→ **Aim of the task**
Nothing but the lines from the one containing "Working hours are 08:00–20:30 for everyone." through the end of the data should be output, each reproduced exactly.

(Dataset items)
□ □ □ □ □ □ □

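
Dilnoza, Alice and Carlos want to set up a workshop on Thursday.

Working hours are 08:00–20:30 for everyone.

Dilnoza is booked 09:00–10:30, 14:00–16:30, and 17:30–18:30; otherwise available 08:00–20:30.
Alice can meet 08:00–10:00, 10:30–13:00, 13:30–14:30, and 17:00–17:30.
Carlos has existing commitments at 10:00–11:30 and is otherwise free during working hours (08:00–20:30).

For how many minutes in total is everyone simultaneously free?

Dilnoza free within 08:00–20:30: 08:00–09:00, 10:30–14:00, 16:30–17:30, 18:30–20:30.
Carlos free within 08:00–20:30: 08:00–10:00, 11:30–20:30.
Dilnoza ∩ Alice: 08:00–09:00, 10:30–13:00, 13:30–14:00, 17:00–17:30.
Dilnoza ∩ Alice ∩ Carlos: 08:00–09:00, 11:30–13:00, 13:30–14:00, 17:00–17:30.
Total common minutes: 60 + 90 + 30 + 30 = 210.

210 minutes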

□ □ □ □ □ □ □

→ **Answer section**
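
Working hours are 08:00–20:30 for everyone.

Dilnoza is booked 09:00–10:30, 14:00–16:30, and 17:30–18:30; otherwise available 08:00–20:30.
Alice can meet 08:00–10:00, 10:30–13:00, 13:30–14:30, and 17:00–17:30.
Carlos has existing commitments at 10:00–11:30 and is otherwise free during working hours (08:00–20:30).

For how many minutes in total is everyone simultaneously free?

Dilnoza free within 08:00–20:30: 08:00–09:00, 10:30–14:00, 16:30–17:30, 18:30–20:30.
Carlos free within 08:00–20:30: 08:00–10:00, 11:30–20:30.
Dilnoza ∩ Alice: 08:00–09:00, 10:30–13:00, 13:30–14:00, 17:00–17:30.
Dilnoza ∩ Alice ∩ Carlos: 08:00–09:00, 11:30–13:00, 13:30–14:00, 17:00–17:30.
Total common minutes: 60 + 90 + 30 + 30 = 210.

210 minutes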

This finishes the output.